Repeat each entry in the listing word for word.
== Segment start ==
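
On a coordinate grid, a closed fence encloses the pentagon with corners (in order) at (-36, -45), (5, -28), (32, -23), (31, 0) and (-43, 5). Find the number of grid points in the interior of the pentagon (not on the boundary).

By the shoelace formula, twice the signed area is |((-36)·(-28) − 5·(-45)) + (5·(-23) − 32·(-28)) + (32·0 − 31·(-23)) + (31·5 − (-43)·0) + ((-43)·(-45) − (-36)·5)| = 4997, so the area is 4997/2.
Along each edge there are gcd(|Δx|,|Δy|)+1 lattice points, so counting each shared vertex once the boundary has gcd(41,17) + gcd(27,5) + gcd(1,23) + gcd(74,5) + gcd(7,50) = 1+1+1+1+1 = 5.
Pick's theorem gives I = A − B/2 + 1 = 4997/2 − 5/2 + 1 = 2497.

2497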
== Segment end ==
• SOLUTION:
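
On a coordinate grid, a closed fence encloses the pentagon with corners (in order) at (-36, -45), (5, -28), (32, -23), (31, 0) and (-43, 5). Find the number of grid points in the interior of the pentagon (not on the boundary).

By the shoelace formula, twice the signed area is |((-36)·(-28) − 5·(-45)) + (5·(-23) − 32·(-28)) + (32·0 − 31·(-23)) + (31·5 − (-43)·0) + ((-43)·(-45) − (-36)·5)| = 4997, so the area is 4997/2.
Along each edge there are gcd(|Δx|,|Δy|)+1 lattice points, so counting each shared vertex once the boundary has gcd(41,17) + gcd(27,5) + gcd(1,23) + gcd(74,5) + gcd(7,50) = 1+1+1+1+1 = 5.
Pick's theorem gives I = A − B/2 + 1 = 4997/2 − 5/2 + 1 = 2497.

2497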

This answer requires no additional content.